### Required work
An exact copy of every record is the expected answer.

### Stored data entries
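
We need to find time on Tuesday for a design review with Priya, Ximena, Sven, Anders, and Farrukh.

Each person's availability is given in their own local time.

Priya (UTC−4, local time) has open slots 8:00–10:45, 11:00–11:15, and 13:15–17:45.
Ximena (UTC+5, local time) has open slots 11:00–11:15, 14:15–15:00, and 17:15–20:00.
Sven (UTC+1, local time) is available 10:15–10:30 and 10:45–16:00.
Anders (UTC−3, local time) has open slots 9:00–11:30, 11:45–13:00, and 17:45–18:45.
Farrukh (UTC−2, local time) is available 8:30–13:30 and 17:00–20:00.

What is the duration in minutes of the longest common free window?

Priya → UTC: 12:00–14:45, 15:00–15:15, 17:15–21:45.
Ximena → UTC: 06:00–06:15, 09:15–10:00, 12:15–15:00.
Sven → UTC: 09:15–09:30, 09:45–15:00.
Anders → UTC: 12:00–14:30, 14:45–16:00, 20:45–21:45.
Farrukh → UTC: 10:30–15:30, 19:00–22:00.
Priya ∩ Ximena: 12:15–14:45.
Priya ∩ Ximena ∩ Sven: 12:15–14:45.
Priya ∩ Ximena ∩ Sven ∩ Anders: 12:15–14:30.
Priya ∩ Ximena ∩ Sven ∩ Anders ∩ Farrukh: 12:15–14:30.
Single common window of 135 minutes.

135 minutes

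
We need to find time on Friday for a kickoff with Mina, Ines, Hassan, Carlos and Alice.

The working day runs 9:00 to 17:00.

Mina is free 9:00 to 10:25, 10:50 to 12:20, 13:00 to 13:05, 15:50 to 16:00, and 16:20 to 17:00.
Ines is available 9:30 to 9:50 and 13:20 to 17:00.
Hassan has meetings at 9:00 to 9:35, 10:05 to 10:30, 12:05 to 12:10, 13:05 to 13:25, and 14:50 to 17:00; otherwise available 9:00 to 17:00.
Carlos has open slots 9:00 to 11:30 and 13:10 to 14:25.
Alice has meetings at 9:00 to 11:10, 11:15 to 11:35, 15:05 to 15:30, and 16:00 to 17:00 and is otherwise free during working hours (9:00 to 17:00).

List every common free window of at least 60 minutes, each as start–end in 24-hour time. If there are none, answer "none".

none

Hassan free within 09:00–17:00: 09:35–10:05, 10:30–12:05, 12:10–13:05, 13:25–14:50.
Alice free within 09:00–17:00: 11:10–11:15, 11:35–15:05, 15:30–16:00.
Mina ∩ Ines: 09:30–09:50, 15:50–16:00, 16:20–17:00.
Mina ∩ Ines ∩ Hassan: 09:35–09:50.
Mina ∩ Ines ∩ Hassan ∩ Carlos: 09:35–09:50.
Mina ∩ Ines ∩ Hassan ∩ Carlos ∩ Alice: (none).
Windows ≥ 60 min: (none).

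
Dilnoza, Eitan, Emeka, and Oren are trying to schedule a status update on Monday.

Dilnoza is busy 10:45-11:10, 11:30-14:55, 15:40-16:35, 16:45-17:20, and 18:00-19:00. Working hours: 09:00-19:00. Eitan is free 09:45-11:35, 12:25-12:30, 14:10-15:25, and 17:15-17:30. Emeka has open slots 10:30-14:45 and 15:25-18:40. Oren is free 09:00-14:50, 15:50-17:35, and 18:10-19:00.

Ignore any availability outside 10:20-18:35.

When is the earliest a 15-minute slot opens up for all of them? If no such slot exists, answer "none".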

### Output for this task
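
We need to find time on Tuesday for a design review with Priya, Ximena, Sven, Anders, and Farrukh.

Each person's availability is given in their own local time.

Priya (UTC−4, local time) has open slots 8:00–10:45, 11:00–11:15, and 13:15–17:45.
Ximena (UTC+5, local time) has open slots 11:00–11:15, 14:15–15:00, and 17:15–20:00.
Sven (UTC+1, local time) is available 10:15–10:30 and 10:45–16:00.
Anders (UTC−3, local time) has open slots 9:00–11:30, 11:45–13:00, and 17:45–18:45.
Farrukh (UTC−2, local time) is available 8:30–13:30 and 17:00–20:00.

What is the duration in minutes of the longest common free window?

Priya → UTC: 12:00–14:45, 15:00–15:15, 17:15–21:45.
Ximena → UTC: 06:00–06:15, 09:15–10:00, 12:15–15:00.
Sven → UTC: 09:15–09:30, 09:45–15:00.
Anders → UTC: 12:00–14:30, 14:45–16:00, 20:45–21:45.
Farrukh → UTC: 10:30–15:30, 19:00–22:00.
Priya ∩ Ximena: 12:15–14:45.
Priya ∩ Ximena ∩ Sven: 12:15–14:45.
Priya ∩ Ximena ∩ Sven ∩ Anders: 12:15–14:30.
Priya ∩ Ximena ∩ Sven ∩ Anders ∩ Farrukh: 12:15–14:30.
Single common window of 135 minutes.

135 minutes

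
We need to find time on Friday for a kickoff with Mina, Ines, Hassan, Carlos and Alice.

The working day runs 9:00 to 17:00.

Mina is free 9:00 to 10:25, 10:50 to 12:20, 13:00 to 13:05, 15:50 to 16:00, and 16:20 to 17:00.
Ines is available 9:30 to 9:50 and 13:20 to 17:00.
Hassan has meetings at 9:00 to 9:35, 10:05 to 10:30, 12:05 to 12:10, 13:05 to 13:25, and 14:50 to 17:00; otherwise available 9:00 to 17:00.
Carlos has open slots 9:00 to 11:30 and 13:10 to 14:25.
Alice has meetings at 9:00 to 11:10, 11:15 to 11:35, 15:05 to 15:30, and 16:00 to 17:00 and is otherwise free during working hours (9:00 to 17:00).

List every common free window of at least 60 minutes, each as start–end in 24-hour time. If there are none, answer "none".

none

Hassan free within 09:00–17:00: 09:35–10:05, 10:30–12:05, 12:10–13:05, 13:25–14:50.
Alice free within 09:00–17:00: 11:10–11:15, 11:35–15:05, 15:30–16:00.
Mina ∩ Ines: 09:30–09:50, 15:50–16:00, 16:20–17:00.
Mina ∩ Ines ∩ Hassan: 09:35–09:50.
Mina ∩ Ines ∩ Hassan ∩ Carlos: 09:35–09:50.
Mina ∩ Ines ∩ Hassan ∩ Carlos ∩ Alice: (none).
Windows ≥ 60 min: (none).

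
Dilnoza, Eitan, Emeka, and Oren are trying to schedule a status update on Monday.

Dilnoza is busy 10:45-11:10, 11:30-14:55, 15:40-16:35, 16:45-17:20, and 18:00-19:00. Working hours: 09:00-19:00. Eitan is free 09:45-11:35, 12:25-12:30, 14:10-15:25, and 17:15-17:30. Emeka has open slots 10:30-14:45 and 15:25-18:40. Oren is free 09:00-14:50, 15:50-17:35, and 18:10-19:00.

Ignore any availability outside 10:20-18:35.

When is the earliest a 15-minute slot opens up for all of them? If no such slot exists, answer "none".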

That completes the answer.